Return, from the lines below, each one that includes the word "following".

Records from a data source:
····················

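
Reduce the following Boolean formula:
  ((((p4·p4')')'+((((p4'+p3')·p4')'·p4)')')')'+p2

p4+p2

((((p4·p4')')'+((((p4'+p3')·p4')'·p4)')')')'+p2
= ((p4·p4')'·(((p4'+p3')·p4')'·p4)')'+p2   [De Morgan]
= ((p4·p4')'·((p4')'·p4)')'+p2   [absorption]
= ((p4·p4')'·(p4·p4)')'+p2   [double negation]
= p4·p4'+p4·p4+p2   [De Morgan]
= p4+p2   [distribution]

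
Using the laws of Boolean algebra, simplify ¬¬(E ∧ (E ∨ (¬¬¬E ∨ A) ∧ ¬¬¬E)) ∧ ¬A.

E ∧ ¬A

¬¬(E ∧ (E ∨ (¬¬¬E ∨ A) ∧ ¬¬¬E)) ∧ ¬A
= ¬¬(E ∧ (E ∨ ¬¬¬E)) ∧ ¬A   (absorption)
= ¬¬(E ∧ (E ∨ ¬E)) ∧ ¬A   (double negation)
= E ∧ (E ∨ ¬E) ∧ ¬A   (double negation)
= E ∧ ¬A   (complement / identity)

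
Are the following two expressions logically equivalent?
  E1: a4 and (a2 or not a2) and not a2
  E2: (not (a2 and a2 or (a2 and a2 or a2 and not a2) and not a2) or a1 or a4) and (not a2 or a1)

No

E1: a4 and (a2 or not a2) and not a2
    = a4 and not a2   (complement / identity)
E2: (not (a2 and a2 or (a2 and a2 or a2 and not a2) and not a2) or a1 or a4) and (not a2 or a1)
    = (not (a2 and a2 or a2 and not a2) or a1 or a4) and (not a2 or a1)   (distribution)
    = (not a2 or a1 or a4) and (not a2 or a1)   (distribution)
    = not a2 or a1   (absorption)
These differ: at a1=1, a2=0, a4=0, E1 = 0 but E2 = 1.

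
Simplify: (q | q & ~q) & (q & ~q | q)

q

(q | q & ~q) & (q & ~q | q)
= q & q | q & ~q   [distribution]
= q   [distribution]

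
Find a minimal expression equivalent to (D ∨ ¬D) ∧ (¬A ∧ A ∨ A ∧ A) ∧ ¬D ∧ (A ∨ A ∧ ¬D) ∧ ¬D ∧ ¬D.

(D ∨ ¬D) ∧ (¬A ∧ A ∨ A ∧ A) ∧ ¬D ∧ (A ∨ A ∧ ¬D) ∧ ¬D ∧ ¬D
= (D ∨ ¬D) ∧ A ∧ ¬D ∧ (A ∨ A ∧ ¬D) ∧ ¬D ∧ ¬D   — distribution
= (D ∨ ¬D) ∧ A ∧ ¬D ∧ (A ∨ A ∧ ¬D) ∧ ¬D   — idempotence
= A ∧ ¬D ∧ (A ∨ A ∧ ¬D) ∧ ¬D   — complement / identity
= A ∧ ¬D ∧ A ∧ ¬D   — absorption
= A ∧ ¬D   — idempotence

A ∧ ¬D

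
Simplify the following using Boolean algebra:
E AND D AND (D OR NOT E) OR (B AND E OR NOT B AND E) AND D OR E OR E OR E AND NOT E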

····················

SOLVED PROBLEM:
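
Reduce the following Boolean formula:
Are the following two expressions logically equivalent?
Simplify the following using Boolean algebra: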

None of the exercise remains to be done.